DATA EXTRACT
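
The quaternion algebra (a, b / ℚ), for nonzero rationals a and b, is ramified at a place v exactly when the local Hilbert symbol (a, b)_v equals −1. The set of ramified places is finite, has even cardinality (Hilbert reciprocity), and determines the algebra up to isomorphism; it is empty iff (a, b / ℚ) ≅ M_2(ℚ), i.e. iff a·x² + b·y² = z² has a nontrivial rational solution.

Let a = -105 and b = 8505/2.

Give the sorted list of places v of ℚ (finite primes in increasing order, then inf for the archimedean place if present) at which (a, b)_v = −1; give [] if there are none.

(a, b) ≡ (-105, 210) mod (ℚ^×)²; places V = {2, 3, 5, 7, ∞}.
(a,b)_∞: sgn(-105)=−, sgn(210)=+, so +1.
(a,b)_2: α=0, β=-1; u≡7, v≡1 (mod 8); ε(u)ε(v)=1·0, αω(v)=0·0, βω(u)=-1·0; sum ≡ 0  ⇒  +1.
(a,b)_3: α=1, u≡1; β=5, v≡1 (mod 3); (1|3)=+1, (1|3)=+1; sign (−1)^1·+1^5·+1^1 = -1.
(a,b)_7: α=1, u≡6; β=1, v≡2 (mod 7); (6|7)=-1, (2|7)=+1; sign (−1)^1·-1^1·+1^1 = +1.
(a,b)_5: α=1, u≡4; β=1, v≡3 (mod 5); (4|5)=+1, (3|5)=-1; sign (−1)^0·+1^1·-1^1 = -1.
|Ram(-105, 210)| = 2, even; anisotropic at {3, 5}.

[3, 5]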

* * *

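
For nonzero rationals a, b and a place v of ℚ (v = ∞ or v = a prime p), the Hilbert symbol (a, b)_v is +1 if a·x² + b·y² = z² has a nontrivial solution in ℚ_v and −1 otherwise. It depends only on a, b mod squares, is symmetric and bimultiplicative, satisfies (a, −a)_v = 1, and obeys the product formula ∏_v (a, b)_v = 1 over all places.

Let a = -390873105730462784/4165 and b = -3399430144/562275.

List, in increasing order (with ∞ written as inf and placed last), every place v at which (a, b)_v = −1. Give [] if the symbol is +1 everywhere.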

EXERCISE BRIEF
Look above for the line with "The quaternion algebra" and the line with "Let a = -105 and b = 8505/2.". Write out those two lines and all the lines between them, exactly, and no others.

EXERCISE OUTPUT
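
The quaternion algebra (a, b / ℚ), for nonzero rationals a and b, is ramified at a place v exactly when the local Hilbert symbol (a, b)_v equals −1. The set of ramified places is finite, has even cardinality (Hilbert reciprocity), and determines the algebra up to isomorphism; it is empty iff (a, b / ℚ) ≅ M_2(ℚ), i.e. iff a·x² + b·y² = z² has a nontrivial rational solution.

Let a = -105 and b = 8505/2.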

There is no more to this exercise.